PROBLEM:
Nothing but the lines from the top of the following entries through the line with "Answer: $-18874$" should be printed, exactly as they are.

══ EXERCISE DATA ══

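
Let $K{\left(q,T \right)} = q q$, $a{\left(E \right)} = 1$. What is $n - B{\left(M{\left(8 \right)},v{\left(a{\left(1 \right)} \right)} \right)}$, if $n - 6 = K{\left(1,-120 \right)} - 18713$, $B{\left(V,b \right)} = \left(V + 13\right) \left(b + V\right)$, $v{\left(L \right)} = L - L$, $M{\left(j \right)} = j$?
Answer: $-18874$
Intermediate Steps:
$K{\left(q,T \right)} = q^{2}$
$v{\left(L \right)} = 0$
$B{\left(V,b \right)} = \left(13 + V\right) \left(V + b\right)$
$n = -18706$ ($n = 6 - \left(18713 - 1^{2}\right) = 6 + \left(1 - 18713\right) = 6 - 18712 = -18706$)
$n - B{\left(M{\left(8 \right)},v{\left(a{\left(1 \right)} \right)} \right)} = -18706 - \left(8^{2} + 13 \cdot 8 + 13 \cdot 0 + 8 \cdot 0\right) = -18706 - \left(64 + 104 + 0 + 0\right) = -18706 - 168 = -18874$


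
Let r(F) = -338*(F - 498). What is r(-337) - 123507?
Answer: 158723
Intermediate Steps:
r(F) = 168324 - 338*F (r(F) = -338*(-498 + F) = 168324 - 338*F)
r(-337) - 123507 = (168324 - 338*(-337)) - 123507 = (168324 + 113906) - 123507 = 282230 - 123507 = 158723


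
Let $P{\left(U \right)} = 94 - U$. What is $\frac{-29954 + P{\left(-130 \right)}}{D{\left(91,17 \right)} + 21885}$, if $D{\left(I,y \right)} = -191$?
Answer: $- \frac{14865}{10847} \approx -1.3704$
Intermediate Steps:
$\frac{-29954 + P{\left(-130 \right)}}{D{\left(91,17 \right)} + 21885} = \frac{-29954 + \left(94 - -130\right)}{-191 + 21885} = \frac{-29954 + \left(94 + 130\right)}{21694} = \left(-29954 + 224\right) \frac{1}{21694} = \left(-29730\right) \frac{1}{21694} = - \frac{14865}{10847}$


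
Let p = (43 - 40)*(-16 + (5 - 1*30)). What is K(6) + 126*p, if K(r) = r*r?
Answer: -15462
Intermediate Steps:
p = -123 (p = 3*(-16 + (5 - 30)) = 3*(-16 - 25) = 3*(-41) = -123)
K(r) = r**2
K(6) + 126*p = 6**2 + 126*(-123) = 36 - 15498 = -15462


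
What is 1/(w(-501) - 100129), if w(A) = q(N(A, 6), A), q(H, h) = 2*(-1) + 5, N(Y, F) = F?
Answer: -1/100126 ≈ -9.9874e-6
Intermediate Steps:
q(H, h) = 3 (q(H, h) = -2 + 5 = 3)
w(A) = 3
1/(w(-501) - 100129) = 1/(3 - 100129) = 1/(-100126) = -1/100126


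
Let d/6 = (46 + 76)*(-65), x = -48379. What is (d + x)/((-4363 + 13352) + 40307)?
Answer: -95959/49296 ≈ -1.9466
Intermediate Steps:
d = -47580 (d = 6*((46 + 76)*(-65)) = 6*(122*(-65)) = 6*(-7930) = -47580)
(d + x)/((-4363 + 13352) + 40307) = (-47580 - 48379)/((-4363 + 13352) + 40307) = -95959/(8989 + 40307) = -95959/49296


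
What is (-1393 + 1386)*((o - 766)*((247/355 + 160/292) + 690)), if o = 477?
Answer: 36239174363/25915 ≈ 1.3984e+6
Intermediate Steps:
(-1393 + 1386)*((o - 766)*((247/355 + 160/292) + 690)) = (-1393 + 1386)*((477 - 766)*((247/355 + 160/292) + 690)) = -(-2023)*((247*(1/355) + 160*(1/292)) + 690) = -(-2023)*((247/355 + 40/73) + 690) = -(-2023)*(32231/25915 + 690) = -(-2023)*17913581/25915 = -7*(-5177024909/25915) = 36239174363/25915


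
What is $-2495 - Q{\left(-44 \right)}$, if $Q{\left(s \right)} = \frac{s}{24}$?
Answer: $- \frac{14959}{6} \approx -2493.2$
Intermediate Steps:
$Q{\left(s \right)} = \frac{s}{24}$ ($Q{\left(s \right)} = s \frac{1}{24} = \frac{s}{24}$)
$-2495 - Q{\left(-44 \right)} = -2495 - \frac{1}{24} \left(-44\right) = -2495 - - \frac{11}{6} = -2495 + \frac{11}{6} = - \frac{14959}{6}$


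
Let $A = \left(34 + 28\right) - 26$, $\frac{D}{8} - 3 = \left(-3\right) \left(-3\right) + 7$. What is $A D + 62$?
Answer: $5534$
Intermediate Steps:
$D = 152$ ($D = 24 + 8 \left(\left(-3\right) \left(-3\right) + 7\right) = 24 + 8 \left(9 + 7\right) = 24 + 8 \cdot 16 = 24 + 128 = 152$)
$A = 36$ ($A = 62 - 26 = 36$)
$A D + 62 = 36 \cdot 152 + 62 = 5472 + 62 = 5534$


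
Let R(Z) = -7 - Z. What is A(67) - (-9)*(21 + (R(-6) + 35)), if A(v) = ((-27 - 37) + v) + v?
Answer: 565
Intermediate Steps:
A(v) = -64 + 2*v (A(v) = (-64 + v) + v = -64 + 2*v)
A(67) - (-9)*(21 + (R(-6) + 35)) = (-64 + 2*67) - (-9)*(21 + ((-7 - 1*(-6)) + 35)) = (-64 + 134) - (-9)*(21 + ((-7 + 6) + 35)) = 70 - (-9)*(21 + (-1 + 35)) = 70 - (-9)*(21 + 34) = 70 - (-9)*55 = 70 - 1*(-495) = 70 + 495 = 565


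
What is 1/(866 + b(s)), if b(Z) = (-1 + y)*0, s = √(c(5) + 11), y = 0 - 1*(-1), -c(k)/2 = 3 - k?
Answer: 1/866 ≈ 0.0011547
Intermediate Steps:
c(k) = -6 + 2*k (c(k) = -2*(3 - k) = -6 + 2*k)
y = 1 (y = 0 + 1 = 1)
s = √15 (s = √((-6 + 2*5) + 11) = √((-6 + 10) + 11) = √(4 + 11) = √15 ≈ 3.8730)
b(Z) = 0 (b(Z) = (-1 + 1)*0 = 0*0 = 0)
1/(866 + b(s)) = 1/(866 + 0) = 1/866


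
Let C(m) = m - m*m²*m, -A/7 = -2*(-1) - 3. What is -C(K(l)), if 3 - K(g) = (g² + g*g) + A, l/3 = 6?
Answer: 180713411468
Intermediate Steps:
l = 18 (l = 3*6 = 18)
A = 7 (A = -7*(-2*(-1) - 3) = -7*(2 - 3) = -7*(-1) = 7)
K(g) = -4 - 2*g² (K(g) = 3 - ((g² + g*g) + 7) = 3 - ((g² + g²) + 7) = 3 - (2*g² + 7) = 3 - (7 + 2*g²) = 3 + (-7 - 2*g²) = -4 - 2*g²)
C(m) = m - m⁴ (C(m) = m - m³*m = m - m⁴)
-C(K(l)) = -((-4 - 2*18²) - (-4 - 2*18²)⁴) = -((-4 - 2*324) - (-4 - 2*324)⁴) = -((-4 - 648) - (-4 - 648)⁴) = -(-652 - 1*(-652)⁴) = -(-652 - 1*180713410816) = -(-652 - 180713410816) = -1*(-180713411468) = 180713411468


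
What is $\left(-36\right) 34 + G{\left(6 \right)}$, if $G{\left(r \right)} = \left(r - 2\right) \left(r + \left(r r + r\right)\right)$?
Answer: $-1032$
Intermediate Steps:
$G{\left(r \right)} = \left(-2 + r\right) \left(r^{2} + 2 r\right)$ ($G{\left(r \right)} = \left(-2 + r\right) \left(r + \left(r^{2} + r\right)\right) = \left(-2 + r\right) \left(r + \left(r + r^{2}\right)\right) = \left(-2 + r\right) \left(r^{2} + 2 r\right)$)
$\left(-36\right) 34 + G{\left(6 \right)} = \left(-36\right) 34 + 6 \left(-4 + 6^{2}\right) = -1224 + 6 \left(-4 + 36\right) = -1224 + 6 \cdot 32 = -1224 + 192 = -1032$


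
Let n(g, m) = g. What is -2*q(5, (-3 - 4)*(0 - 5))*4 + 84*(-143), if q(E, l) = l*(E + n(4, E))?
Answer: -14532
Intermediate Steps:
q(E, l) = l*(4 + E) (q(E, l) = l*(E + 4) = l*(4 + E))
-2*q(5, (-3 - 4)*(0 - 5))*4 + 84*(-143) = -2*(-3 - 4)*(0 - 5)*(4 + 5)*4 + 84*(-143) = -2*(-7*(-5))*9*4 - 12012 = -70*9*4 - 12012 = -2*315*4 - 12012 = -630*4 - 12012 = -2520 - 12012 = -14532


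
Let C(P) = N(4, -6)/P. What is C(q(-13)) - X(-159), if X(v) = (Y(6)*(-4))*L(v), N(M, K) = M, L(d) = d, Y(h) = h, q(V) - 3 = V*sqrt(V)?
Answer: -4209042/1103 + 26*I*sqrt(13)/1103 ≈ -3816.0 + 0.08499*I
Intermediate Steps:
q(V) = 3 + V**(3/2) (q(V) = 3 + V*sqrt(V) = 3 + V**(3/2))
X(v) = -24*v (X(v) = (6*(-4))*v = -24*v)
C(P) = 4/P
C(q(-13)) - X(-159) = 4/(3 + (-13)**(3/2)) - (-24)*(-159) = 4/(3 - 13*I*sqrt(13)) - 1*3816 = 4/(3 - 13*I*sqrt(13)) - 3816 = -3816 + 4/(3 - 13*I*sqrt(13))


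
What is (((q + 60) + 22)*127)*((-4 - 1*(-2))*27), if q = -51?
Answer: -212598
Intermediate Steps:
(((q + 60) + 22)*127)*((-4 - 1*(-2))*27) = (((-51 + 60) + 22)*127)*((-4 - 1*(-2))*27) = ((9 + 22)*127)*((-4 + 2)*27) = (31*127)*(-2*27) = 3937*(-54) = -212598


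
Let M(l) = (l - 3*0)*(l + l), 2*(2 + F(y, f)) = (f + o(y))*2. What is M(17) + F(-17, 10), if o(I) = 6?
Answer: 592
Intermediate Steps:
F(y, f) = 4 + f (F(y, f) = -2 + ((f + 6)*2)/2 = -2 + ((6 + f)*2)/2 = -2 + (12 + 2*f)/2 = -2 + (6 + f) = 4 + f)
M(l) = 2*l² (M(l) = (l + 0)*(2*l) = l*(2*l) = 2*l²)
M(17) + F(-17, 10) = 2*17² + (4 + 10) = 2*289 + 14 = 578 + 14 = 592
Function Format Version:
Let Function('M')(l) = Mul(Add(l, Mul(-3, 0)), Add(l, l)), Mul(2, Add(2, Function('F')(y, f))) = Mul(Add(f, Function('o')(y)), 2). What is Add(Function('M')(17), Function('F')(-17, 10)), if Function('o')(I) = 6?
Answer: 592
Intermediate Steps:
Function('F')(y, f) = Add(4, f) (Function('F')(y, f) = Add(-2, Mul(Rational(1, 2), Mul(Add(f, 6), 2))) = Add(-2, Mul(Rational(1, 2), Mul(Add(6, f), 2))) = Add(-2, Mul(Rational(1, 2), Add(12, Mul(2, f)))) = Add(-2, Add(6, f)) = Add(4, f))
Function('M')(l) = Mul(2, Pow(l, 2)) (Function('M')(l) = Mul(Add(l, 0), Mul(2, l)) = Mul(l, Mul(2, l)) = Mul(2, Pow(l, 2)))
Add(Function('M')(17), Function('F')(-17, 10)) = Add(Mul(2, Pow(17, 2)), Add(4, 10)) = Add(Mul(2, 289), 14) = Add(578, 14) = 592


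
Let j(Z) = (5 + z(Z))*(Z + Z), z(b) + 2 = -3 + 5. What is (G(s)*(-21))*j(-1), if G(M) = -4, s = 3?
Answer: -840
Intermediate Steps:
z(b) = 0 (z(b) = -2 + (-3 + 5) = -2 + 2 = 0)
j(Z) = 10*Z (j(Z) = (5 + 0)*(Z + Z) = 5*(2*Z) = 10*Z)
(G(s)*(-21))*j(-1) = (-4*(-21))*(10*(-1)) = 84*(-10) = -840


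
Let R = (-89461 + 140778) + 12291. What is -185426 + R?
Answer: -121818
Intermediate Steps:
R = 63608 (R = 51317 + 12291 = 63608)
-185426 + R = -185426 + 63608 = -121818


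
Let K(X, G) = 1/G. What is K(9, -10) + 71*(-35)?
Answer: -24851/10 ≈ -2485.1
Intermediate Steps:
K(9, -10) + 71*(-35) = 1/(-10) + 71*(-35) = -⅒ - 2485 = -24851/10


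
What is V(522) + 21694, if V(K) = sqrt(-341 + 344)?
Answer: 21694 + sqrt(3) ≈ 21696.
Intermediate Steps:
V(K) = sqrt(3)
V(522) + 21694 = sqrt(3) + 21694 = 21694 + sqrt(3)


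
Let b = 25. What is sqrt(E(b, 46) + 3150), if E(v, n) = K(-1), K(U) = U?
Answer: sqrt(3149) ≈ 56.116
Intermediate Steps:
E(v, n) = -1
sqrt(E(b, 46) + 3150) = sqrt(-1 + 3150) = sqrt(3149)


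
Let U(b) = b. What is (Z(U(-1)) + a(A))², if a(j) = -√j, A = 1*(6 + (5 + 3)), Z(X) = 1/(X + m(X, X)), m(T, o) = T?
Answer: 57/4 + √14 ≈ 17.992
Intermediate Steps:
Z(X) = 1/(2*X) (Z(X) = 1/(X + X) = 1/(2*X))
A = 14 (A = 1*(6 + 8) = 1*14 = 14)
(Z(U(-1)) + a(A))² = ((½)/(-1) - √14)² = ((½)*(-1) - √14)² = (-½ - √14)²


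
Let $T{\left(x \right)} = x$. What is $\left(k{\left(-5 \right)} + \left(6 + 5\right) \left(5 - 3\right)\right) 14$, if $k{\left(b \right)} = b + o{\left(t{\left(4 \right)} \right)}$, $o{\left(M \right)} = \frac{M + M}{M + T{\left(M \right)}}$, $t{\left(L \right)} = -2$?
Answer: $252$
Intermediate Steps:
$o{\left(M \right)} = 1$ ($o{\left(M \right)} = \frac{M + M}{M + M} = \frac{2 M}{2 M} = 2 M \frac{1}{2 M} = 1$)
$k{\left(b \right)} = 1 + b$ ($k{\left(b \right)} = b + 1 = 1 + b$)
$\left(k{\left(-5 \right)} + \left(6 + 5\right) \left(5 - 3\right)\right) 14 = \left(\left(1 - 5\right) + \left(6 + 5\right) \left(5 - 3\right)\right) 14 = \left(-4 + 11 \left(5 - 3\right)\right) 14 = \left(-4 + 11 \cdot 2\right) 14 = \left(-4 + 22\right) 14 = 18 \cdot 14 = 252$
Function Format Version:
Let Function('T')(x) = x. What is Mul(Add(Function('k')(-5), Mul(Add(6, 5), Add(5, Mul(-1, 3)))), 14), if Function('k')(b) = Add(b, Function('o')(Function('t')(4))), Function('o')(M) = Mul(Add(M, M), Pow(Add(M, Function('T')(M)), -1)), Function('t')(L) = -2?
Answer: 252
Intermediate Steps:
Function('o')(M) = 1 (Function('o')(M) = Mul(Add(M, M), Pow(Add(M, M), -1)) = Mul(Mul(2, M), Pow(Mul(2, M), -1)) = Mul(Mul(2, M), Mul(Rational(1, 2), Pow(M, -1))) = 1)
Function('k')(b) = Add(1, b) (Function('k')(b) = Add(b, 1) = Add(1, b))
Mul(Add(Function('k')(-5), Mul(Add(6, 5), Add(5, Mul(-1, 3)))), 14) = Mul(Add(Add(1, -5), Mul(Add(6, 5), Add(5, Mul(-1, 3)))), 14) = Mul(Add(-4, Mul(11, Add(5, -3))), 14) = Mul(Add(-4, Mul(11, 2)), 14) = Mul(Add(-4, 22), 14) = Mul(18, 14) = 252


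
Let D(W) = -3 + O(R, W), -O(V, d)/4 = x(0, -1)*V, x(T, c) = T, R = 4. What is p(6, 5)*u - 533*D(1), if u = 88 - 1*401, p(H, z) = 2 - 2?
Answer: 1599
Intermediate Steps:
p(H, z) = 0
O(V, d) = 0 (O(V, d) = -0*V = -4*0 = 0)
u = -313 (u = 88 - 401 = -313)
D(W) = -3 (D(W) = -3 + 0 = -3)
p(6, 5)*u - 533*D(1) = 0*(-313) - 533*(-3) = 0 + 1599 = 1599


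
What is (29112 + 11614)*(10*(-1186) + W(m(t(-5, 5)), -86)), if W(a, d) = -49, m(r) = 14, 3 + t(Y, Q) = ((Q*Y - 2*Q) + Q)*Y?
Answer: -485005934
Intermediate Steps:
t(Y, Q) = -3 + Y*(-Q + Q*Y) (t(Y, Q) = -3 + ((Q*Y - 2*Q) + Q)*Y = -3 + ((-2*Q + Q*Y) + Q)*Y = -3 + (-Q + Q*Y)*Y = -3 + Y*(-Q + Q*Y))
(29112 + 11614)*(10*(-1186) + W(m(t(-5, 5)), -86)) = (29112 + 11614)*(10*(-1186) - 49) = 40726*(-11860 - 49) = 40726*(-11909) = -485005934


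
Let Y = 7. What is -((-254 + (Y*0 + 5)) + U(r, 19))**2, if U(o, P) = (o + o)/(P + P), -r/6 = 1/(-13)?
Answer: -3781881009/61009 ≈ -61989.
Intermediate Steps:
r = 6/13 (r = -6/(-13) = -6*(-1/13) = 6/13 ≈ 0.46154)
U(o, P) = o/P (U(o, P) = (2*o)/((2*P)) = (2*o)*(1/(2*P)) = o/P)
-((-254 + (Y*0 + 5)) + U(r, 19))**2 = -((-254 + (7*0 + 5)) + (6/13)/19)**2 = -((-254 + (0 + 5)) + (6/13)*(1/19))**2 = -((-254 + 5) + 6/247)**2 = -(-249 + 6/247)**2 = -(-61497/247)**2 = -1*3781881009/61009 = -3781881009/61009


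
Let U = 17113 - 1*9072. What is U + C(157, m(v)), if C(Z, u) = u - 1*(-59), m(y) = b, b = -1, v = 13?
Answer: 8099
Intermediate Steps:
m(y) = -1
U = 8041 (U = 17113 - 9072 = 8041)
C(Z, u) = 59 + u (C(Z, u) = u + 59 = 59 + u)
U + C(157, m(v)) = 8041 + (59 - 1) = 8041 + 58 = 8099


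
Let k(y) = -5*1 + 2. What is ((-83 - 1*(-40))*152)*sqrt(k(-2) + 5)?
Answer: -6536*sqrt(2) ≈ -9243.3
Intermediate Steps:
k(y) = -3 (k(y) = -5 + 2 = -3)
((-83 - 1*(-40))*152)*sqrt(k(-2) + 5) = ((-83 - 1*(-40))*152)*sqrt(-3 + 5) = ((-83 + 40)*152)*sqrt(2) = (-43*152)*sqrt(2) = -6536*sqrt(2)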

═══

RESULT FOR THIS TASK:
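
Let $K{\left(q,T \right)} = q q$, $a{\left(E \right)} = 1$. What is $n - B{\left(M{\left(8 \right)},v{\left(a{\left(1 \right)} \right)} \right)}$, if $n - 6 = K{\left(1,-120 \right)} - 18713$, $B{\left(V,b \right)} = \left(V + 13\right) \left(b + V\right)$, $v{\left(L \right)} = L - L$, $M{\left(j \right)} = j$?
Answer: $-18874$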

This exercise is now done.